What you should do
Your task is to work out how many lines in the data that follows hold "thermophilic" and to state that number alone.

Material for the task START

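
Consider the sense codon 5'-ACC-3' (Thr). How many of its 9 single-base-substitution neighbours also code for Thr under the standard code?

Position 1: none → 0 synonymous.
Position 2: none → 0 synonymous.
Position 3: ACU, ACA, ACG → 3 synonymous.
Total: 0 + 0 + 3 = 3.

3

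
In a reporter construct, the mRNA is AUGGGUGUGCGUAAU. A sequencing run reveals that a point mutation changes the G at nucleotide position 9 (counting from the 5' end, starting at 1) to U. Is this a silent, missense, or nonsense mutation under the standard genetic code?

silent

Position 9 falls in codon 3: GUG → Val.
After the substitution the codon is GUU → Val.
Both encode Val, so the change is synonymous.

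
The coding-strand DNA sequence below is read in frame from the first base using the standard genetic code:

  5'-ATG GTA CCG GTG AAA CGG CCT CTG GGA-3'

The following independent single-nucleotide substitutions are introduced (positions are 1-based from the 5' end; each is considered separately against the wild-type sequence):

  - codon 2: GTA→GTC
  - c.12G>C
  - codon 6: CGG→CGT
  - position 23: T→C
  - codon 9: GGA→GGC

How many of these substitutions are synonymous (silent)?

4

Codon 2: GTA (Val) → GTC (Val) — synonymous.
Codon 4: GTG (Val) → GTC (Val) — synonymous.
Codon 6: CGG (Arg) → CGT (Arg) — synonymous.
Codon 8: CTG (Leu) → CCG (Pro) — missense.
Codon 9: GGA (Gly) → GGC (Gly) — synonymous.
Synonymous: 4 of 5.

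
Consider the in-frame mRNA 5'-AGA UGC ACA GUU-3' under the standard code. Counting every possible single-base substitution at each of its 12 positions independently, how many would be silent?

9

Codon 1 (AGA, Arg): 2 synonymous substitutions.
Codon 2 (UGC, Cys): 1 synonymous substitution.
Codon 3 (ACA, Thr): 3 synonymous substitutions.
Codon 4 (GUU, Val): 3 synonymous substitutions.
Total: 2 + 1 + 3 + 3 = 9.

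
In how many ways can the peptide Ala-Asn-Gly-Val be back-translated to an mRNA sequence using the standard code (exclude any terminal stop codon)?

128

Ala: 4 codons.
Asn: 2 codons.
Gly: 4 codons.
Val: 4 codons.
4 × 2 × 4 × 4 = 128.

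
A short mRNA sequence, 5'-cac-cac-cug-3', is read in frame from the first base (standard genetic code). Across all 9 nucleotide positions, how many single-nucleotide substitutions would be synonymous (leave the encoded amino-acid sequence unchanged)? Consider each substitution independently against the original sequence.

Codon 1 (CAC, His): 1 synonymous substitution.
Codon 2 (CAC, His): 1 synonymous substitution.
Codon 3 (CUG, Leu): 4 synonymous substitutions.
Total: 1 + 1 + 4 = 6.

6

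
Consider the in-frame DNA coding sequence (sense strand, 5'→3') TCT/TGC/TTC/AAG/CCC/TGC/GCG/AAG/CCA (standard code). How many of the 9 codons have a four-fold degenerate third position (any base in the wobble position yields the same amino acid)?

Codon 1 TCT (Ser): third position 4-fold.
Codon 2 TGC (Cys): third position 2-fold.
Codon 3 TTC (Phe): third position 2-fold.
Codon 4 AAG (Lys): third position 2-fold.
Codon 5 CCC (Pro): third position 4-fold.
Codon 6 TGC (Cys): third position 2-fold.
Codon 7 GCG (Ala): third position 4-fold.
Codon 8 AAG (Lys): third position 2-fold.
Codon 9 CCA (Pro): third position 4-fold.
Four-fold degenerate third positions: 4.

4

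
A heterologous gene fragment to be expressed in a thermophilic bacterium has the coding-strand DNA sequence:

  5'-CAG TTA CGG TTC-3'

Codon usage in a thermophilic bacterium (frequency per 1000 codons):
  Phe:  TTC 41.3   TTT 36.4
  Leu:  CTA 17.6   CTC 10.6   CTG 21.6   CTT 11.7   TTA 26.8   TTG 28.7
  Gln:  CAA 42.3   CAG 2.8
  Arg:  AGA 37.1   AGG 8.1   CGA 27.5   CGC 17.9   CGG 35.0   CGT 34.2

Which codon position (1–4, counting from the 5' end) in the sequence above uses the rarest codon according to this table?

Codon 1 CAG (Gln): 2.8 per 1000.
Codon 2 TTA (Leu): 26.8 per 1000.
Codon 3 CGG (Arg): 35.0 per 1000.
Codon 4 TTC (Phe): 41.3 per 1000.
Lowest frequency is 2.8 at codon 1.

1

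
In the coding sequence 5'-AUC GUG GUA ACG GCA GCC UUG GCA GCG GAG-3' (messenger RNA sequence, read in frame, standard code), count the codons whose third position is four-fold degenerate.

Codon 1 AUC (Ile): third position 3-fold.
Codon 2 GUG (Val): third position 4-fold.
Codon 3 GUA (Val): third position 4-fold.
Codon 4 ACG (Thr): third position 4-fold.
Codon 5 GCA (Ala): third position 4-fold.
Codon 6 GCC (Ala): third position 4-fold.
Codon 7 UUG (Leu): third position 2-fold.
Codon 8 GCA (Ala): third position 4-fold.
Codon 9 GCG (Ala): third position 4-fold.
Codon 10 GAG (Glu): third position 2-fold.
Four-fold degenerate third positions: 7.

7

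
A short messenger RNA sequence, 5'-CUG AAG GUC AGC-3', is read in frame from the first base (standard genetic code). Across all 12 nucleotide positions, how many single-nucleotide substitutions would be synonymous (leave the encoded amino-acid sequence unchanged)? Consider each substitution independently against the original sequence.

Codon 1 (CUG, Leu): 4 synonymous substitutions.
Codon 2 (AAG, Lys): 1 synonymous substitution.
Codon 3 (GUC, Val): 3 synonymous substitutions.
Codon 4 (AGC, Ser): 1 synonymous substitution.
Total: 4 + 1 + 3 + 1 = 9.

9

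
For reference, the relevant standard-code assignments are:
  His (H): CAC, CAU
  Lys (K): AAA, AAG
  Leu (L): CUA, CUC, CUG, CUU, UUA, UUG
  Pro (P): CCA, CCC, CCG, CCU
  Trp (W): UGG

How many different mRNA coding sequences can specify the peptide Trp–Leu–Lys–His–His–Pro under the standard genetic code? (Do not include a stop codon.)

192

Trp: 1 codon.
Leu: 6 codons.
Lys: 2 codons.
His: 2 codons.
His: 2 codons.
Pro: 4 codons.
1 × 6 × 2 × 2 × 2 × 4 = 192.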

Material for the task END

Final answer
2